══ Provided data

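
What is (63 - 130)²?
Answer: 4489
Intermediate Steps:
(63 - 130)² = (-67)² = 4489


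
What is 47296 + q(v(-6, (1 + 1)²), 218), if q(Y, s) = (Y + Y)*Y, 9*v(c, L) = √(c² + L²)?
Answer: 3831080/81 ≈ 47297.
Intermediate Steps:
v(c, L) = √(L² + c²)/9 (v(c, L) = √(c² + L²)/9 = √(L² + c²)/9)
q(Y, s) = 2*Y² (q(Y, s) = (2*Y)*Y = 2*Y²)
47296 + q(v(-6, (1 + 1)²), 218) = 47296 + 2*(√(((1 + 1)²)² + (-6)²)/9)² = 47296 + 2*(√((2²)² + 36)/9)² = 47296 + 2*(√(4² + 36)/9)² = 47296 + 2*(√(16 + 36)/9)² = 47296 + 2*(√52/9)² = 47296 + 2*((2*√13)/9)² = 47296 + 2*(2*√13/9)² = 47296 + 2*(52/81) = 47296 + 104/81 = 3831080/81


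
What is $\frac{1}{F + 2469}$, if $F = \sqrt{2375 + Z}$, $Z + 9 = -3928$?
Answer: $\frac{2469}{6097523} - \frac{i \sqrt{1562}}{6097523} \approx 0.00040492 - 6.4817 \cdot 10^{-6} i$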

════

What the task asks: Only lines that include "sqrt" are counted here. Give their number for the records above and add nothing.

Answer for the task: 2